What you should do:
Send back every line of the data exactly.

Material to process:

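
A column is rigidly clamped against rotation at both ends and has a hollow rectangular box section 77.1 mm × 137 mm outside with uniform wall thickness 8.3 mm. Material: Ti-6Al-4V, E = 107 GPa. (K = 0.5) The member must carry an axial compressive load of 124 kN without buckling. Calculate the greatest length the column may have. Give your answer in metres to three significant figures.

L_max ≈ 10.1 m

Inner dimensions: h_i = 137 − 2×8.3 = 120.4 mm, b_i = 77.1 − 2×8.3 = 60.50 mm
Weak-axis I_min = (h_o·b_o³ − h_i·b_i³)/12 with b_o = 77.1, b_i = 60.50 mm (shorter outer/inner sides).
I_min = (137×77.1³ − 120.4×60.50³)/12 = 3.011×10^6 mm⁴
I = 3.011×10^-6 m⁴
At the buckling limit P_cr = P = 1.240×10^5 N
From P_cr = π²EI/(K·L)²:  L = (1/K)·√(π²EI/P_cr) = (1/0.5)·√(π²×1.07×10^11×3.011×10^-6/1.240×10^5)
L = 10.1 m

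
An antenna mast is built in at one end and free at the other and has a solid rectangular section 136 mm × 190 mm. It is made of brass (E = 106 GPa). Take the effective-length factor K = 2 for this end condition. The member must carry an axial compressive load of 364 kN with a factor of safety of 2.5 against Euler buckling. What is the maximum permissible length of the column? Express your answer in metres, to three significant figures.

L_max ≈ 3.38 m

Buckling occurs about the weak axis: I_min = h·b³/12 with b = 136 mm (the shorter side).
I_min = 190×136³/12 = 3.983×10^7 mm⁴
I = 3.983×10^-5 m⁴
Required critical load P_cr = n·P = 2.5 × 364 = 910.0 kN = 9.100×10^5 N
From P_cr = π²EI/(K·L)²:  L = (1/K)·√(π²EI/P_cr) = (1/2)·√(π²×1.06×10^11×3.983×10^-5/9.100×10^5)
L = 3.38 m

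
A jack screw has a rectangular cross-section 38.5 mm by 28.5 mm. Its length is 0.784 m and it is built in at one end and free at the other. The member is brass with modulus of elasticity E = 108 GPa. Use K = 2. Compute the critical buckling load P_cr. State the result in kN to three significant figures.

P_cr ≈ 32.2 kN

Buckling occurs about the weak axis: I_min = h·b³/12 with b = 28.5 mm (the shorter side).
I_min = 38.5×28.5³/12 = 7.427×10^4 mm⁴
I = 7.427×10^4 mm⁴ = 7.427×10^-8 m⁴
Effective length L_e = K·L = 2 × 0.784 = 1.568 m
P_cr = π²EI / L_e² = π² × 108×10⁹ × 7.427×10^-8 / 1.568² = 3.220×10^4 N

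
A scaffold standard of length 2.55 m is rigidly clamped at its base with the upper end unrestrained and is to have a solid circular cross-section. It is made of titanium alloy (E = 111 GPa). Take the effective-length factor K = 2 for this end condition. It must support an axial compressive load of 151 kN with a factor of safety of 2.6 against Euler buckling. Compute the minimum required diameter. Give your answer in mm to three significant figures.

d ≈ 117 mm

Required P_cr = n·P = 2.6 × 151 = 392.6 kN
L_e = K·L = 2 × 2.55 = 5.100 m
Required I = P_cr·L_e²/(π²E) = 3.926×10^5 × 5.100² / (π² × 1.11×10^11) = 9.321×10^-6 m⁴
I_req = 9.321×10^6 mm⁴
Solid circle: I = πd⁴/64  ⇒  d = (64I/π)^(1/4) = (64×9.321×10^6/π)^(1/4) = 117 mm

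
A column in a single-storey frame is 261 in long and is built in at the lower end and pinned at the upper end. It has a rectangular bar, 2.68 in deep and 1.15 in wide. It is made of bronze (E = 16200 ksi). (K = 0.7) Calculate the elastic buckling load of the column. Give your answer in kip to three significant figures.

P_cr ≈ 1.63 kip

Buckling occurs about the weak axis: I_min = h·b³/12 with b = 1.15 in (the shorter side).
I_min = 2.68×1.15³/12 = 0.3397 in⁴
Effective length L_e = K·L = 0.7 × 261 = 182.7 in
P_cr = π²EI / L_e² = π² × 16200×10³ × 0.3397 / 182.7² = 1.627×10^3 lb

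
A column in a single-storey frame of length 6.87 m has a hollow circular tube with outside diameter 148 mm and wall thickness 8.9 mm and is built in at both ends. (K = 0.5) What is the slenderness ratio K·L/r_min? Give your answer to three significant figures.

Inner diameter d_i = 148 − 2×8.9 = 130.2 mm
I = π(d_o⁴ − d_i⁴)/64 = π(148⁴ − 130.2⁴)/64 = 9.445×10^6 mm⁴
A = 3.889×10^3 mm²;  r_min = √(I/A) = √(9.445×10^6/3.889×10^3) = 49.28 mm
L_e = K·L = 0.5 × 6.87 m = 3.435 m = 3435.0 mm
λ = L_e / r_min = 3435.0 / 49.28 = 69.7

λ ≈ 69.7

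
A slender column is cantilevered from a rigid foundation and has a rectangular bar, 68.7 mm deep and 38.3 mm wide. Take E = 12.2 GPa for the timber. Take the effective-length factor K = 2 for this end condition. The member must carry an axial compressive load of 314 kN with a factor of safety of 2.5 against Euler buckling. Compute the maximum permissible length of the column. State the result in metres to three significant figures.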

Solution to the problem:
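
A column is rigidly clamped against rotation at both ends and has a hollow rectangular box section 77.1 mm × 137 mm outside with uniform wall thickness 8.3 mm. Material: Ti-6Al-4V, E = 107 GPa. (K = 0.5) The member must carry an axial compressive load of 124 kN without buckling. Calculate the greatest length the column may have. Give your answer in metres to three significant figures.

L_max ≈ 10.1 m

Inner dimensions: h_i = 137 − 2×8.3 = 120.4 mm, b_i = 77.1 − 2×8.3 = 60.50 mm
Weak-axis I_min = (h_o·b_o³ − h_i·b_i³)/12 with b_o = 77.1, b_i = 60.50 mm (shorter outer/inner sides).
I_min = (137×77.1³ − 120.4×60.50³)/12 = 3.011×10^6 mm⁴
I = 3.011×10^-6 m⁴
At the buckling limit P_cr = P = 1.240×10^5 N
From P_cr = π²EI/(K·L)²:  L = (1/K)·√(π²EI/P_cr) = (1/0.5)·√(π²×1.07×10^11×3.011×10^-6/1.240×10^5)
L = 10.1 m

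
An antenna mast is built in at one end and free at the other and has a solid rectangular section 136 mm × 190 mm. It is made of brass (E = 106 GPa). Take the effective-length factor K = 2 for this end condition. The member must carry an axial compressive load of 364 kN with a factor of safety of 2.5 against Euler buckling. What is the maximum permissible length of the column? Express your answer in metres, to three significant figures.

L_max ≈ 3.38 m

Buckling occurs about the weak axis: I_min = h·b³/12 with b = 136 mm (the shorter side).
I_min = 190×136³/12 = 3.983×10^7 mm⁴
I = 3.983×10^-5 m⁴
Required critical load P_cr = n·P = 2.5 × 364 = 910.0 kN = 9.100×10^5 N
From P_cr = π²EI/(K·L)²:  L = (1/K)·√(π²EI/P_cr) = (1/2)·√(π²×1.06×10^11×3.983×10^-5/9.100×10^5)
L = 3.38 m

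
A jack screw has a rectangular cross-section 38.5 mm by 28.5 mm. Its length is 0.784 m and it is built in at one end and free at the other. The member is brass with modulus of elasticity E = 108 GPa. Use K = 2. Compute the critical buckling load P_cr. State the result in kN to three significant figures.

P_cr ≈ 32.2 kN

Buckling occurs about the weak axis: I_min = h·b³/12 with b = 28.5 mm (the shorter side).
I_min = 38.5×28.5³/12 = 7.427×10^4 mm⁴
I = 7.427×10^4 mm⁴ = 7.427×10^-8 m⁴
Effective length L_e = K·L = 2 × 0.784 = 1.568 m
P_cr = π²EI / L_e² = π² × 108×10⁹ × 7.427×10^-8 / 1.568² = 3.220×10^4 N

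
A scaffold standard of length 2.55 m is rigidly clamped at its base with the upper end unrestrained and is to have a solid circular cross-section. It is made of titanium alloy (E = 111 GPa). Take the effective-length factor K = 2 for this end condition. It must support an axial compressive load of 151 kN with a factor of safety of 2.6 against Euler buckling. Compute the minimum required diameter. Give your answer in mm to three significant figures.

d ≈ 117 mm

Required P_cr = n·P = 2.6 × 151 = 392.6 kN
L_e = K·L = 2 × 2.55 = 5.100 m
Required I = P_cr·L_e²/(π²E) = 3.926×10^5 × 5.100² / (π² × 1.11×10^11) = 9.321×10^-6 m⁴
I_req = 9.321×10^6 mm⁴
Solid circle: I = πd⁴/64  ⇒  d = (64I/π)^(1/4) = (64×9.321×10^6/π)^(1/4) = 117 mm

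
A column in a single-storey frame is 261 in long and is built in at the lower end and pinned at the upper end. It has a rectangular bar, 2.68 in deep and 1.15 in wide. It is made of bronze (E = 16200 ksi). (K = 0.7) Calculate the elastic buckling load of the column. Give your answer in kip to three significant figures.

P_cr ≈ 1.63 kip

Buckling occurs about the weak axis: I_min = h·b³/12 with b = 1.15 in (the shorter side).
I_min = 2.68×1.15³/12 = 0.3397 in⁴
Effective length L_e = K·L = 0.7 × 261 = 182.7 in
P_cr = π²EI / L_e² = π² × 16200×10³ × 0.3397 / 182.7² = 1.627×10^3 lb

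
A column in a single-storey frame of length 6.87 m has a hollow circular tube with outside diameter 148 mm and wall thickness 8.9 mm and is built in at both ends. (K = 0.5) What is the slenderness ratio K·L/r_min? Give your answer to three significant figures.

Inner diameter d_i = 148 − 2×8.9 = 130.2 mm
I = π(d_o⁴ − d_i⁴)/64 = π(148⁴ − 130.2⁴)/64 = 9.445×10^6 mm⁴
A = 3.889×10^3 mm²;  r_min = √(I/A) = √(9.445×10^6/3.889×10^3) = 49.28 mm
L_e = K·L = 0.5 × 6.87 m = 3.435 m = 3435.0 mm
λ = L_e / r_min = 3435.0 / 49.28 = 69.7

λ ≈ 69.7

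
A slender column is cantilevered from a rigid foundation and has a rectangular bar, 68.7 mm deep and 38.3 mm wide. Take E = 12.2 GPa for the timber. Take the effective-length factor K = 2 for this end condition. The member must carry an axial compressive load of 314 kN with a factor of safety of 2.5 against Euler buckling. Compute the maximum permissible length of the column. State the result in metres to three significant figures.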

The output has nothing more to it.